» **TASK DIRECTIONS**: In the entries below, find the line containing "9. rotate_crank_by(-42°)" and the line containing "After the final rotation, what is the connecting". Copy those two lines and everything between them exactly, and only that.

+++

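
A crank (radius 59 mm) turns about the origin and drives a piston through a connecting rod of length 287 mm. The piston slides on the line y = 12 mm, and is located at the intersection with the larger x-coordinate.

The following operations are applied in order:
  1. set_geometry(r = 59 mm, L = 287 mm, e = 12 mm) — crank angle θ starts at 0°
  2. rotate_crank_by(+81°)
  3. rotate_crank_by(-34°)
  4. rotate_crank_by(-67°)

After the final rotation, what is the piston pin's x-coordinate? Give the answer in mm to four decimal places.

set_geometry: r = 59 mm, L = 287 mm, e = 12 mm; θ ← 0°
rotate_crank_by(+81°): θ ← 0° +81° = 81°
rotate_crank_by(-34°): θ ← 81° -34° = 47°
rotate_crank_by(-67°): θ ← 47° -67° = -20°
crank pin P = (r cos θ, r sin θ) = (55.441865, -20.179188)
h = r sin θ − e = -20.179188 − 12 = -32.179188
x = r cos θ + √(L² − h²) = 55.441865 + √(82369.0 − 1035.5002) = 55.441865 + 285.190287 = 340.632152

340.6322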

+++

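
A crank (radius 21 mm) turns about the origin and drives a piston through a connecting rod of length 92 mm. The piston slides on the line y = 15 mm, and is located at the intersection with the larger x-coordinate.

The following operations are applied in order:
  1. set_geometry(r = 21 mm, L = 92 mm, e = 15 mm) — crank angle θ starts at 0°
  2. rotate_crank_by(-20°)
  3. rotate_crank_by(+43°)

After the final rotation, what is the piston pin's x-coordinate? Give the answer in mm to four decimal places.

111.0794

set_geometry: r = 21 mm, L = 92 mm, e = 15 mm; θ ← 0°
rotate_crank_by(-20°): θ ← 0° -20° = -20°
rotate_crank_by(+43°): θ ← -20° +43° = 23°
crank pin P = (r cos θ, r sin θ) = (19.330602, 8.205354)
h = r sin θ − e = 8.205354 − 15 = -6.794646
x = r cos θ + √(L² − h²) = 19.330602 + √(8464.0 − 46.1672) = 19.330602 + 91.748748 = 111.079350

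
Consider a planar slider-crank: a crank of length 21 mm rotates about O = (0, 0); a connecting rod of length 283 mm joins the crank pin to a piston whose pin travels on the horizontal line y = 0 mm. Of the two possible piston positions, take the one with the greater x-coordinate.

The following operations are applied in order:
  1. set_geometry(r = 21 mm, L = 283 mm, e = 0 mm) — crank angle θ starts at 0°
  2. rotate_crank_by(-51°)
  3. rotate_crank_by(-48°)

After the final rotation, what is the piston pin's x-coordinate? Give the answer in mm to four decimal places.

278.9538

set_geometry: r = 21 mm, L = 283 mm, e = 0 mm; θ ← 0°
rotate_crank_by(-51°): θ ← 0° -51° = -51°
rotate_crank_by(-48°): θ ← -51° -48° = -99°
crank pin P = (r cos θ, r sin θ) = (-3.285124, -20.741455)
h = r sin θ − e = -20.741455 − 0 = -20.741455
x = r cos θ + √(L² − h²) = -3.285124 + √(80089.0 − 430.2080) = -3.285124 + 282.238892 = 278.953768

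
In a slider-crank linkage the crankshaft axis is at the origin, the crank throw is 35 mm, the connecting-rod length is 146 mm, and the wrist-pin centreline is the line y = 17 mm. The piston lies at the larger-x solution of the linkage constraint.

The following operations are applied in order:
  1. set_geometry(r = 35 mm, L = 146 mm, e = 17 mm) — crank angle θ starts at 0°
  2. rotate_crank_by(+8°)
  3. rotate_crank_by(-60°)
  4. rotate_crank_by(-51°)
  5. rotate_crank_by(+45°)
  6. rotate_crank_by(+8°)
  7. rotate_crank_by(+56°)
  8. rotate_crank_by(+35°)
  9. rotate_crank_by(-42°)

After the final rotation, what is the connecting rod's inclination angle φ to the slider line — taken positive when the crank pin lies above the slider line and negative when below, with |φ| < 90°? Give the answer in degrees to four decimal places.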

+++

» **ANSWER SECTION**:
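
  9. rotate_crank_by(-42°)

After the final rotation, what is the connecting rod's inclination angle φ to the slider line — taken positive when the crank pin lies above the slider line and negative when below, with |φ| < 90°? Give the answer in degrees to four decimal places.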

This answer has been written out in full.